# Problem requirements:
The data below is to be set down exactly.

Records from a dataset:
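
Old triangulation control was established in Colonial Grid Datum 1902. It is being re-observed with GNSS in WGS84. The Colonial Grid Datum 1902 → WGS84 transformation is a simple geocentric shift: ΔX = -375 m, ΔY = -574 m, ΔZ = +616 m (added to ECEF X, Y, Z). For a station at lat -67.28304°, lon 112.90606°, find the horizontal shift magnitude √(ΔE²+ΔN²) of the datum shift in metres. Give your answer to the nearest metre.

580 m

The local east axis at (φ, λ) is (−sin λ, cos λ, 0), so ΔE = −sin(112.90606°)·(-375) + cos(112.90606°)·(-574) = 568.84 m.
The local north axis is (−sin φ cos λ, −sin φ sin λ, cos φ), giving ΔN = 134.635 − 487.719 + 237.886 = -115.20 m.
Horizontal magnitude = √(ΔE² + ΔN²) = √(568.84² + (-115.20)²) = 580.39 m.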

# Completed task:
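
Old triangulation control was established in Colonial Grid Datum 1902. It is being re-observed with GNSS in WGS84. The Colonial Grid Datum 1902 → WGS84 transformation is a simple geocentric shift: ΔX = -375 m, ΔY = -574 m, ΔZ = +616 m (added to ECEF X, Y, Z). For a station at lat -67.28304°, lon 112.90606°, find the horizontal shift magnitude √(ΔE²+ΔN²) of the datum shift in metres. Give your answer to the nearest metre.

580 m

The local east axis at (φ, λ) is (−sin λ, cos λ, 0), so ΔE = −sin(112.90606°)·(-375) + cos(112.90606°)·(-574) = 568.84 m.
The local north axis is (−sin φ cos λ, −sin φ sin λ, cos φ), giving ΔN = 134.635 − 487.719 + 237.886 = -115.20 m.
Horizontal magnitude = √(ΔE² + ΔN²) = √(568.84² + (-115.20)²) = 580.39 m.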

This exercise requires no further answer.